Activity:
Beginning with the line below that contains "An upper-air analysis at 300" and ending with the line that contains "A radiosonde at", copy every line exactly. Copy nothing else.

Stored items:

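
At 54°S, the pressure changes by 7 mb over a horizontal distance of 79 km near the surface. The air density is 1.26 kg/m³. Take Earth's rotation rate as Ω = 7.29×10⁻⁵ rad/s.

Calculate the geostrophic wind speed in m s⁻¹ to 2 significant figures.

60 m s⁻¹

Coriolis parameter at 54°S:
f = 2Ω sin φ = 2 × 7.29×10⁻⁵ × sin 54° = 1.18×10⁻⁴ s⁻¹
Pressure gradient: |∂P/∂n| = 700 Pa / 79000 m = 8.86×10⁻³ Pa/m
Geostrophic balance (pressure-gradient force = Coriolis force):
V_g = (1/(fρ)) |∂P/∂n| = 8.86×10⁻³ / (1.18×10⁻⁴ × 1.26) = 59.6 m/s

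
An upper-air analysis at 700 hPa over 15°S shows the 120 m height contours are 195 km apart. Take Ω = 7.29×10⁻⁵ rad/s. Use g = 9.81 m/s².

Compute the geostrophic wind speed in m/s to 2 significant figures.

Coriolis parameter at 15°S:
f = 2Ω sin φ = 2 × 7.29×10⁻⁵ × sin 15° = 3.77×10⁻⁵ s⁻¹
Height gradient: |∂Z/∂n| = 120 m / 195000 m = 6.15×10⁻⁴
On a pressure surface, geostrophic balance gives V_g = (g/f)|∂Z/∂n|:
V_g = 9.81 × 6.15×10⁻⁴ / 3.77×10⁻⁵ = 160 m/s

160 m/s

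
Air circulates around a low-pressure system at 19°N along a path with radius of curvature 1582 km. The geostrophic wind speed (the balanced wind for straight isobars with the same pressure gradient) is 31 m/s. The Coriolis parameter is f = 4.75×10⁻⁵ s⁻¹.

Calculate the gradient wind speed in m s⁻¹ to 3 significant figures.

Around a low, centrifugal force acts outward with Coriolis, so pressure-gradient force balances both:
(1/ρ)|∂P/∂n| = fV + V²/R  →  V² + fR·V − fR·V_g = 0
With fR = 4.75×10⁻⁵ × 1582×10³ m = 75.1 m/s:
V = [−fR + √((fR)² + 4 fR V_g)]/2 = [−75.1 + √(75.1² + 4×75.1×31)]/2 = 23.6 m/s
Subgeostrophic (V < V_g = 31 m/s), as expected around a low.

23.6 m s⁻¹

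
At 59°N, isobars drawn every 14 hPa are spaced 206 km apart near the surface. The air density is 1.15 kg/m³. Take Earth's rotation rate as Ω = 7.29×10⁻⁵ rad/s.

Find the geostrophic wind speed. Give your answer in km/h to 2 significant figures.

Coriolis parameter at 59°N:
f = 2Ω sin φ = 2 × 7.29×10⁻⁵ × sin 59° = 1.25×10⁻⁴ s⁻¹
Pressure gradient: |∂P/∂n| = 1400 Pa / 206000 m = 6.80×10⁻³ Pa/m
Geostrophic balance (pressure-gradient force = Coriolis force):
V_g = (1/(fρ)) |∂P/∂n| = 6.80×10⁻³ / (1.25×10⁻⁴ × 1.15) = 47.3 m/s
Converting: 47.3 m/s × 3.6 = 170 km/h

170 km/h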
...
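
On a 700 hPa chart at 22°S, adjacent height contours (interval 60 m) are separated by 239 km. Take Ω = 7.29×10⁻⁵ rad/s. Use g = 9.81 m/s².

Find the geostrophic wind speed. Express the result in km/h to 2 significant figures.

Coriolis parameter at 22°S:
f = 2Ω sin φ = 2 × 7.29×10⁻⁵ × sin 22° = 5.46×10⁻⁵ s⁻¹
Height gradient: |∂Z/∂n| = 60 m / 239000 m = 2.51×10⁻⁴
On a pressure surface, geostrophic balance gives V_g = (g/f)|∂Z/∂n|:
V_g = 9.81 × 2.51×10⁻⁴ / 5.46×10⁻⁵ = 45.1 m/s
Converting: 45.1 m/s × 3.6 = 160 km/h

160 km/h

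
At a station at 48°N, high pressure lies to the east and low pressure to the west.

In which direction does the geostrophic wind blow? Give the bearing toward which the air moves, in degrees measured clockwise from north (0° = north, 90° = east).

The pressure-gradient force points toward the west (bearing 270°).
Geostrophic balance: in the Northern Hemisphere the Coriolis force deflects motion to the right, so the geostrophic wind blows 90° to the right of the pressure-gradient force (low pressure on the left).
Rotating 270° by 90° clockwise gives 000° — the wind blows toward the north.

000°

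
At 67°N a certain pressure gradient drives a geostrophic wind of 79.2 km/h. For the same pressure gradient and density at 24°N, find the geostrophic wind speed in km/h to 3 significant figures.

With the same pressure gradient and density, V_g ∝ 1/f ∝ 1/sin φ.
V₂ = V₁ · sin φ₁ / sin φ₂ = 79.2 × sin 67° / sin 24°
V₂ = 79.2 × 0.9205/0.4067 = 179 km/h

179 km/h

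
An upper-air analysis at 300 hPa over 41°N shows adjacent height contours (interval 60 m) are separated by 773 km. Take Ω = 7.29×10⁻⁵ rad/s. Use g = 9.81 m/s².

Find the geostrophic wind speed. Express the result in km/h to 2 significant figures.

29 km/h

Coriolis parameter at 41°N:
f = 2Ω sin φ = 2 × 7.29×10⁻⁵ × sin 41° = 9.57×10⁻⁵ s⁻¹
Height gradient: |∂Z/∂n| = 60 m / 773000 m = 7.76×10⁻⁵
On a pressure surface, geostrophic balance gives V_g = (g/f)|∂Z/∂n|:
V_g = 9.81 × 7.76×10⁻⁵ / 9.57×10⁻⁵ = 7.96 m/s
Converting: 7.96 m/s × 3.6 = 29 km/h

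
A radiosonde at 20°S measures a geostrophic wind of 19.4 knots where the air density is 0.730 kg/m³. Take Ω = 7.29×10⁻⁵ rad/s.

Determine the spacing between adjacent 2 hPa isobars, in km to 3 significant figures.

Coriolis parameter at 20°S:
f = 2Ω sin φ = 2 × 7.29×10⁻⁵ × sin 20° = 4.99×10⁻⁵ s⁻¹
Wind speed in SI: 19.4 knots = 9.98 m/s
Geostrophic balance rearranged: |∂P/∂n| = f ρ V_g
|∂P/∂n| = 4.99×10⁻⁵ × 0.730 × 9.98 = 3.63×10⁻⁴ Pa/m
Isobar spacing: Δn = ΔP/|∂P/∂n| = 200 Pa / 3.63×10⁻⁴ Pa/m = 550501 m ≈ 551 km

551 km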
==
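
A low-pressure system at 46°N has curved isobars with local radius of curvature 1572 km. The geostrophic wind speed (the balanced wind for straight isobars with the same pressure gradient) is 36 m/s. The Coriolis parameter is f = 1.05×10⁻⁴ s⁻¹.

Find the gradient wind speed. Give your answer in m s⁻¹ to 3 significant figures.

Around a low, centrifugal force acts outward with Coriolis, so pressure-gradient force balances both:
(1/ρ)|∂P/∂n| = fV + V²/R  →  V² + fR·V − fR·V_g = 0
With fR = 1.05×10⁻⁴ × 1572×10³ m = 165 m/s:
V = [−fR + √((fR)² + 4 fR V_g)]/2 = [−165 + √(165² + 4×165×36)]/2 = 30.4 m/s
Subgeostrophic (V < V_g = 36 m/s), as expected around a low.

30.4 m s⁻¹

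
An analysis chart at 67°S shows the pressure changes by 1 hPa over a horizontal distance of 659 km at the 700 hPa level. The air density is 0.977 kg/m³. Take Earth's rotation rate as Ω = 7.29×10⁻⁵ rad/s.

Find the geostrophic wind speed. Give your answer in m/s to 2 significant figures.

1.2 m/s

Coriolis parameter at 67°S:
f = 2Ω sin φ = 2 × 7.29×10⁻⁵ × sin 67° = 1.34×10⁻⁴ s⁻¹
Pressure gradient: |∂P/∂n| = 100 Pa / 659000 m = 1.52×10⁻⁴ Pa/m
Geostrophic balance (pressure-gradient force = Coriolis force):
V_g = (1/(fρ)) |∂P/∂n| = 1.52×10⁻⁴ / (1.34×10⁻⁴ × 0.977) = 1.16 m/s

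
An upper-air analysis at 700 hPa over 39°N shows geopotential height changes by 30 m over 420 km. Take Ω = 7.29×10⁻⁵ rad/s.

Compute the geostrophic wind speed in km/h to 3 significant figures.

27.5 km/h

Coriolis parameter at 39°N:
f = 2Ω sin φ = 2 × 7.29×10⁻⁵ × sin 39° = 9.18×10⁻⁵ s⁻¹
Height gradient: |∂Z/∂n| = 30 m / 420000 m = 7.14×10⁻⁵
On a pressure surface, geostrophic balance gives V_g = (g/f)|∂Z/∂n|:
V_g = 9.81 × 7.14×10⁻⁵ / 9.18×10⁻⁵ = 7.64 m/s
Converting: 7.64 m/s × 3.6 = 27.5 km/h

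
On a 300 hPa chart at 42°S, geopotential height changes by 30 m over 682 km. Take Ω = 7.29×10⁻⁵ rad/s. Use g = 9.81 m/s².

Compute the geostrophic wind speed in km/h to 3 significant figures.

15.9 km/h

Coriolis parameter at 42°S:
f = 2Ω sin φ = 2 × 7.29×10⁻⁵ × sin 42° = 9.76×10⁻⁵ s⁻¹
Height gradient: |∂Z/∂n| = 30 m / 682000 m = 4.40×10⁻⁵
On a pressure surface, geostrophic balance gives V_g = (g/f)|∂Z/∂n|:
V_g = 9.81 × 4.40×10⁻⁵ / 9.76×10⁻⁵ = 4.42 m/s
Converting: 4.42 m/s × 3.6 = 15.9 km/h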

Solution:
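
An upper-air analysis at 300 hPa over 41°N shows adjacent height contours (interval 60 m) are separated by 773 km. Take Ω = 7.29×10⁻⁵ rad/s. Use g = 9.81 m/s².

Find the geostrophic wind speed. Express the result in km/h to 2 significant figures.

29 km/h

Coriolis parameter at 41°N:
f = 2Ω sin φ = 2 × 7.29×10⁻⁵ × sin 41° = 9.57×10⁻⁵ s⁻¹
Height gradient: |∂Z/∂n| = 60 m / 773000 m = 7.76×10⁻⁵
On a pressure surface, geostrophic balance gives V_g = (g/f)|∂Z/∂n|:
V_g = 9.81 × 7.76×10⁻⁵ / 9.57×10⁻⁵ = 7.96 m/s
Converting: 7.96 m/s × 3.6 = 29 km/h

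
A radiosonde at 20°S measures a geostrophic wind of 19.4 knots where the air density is 0.730 kg/m³. Take Ω = 7.29×10⁻⁵ rad/s.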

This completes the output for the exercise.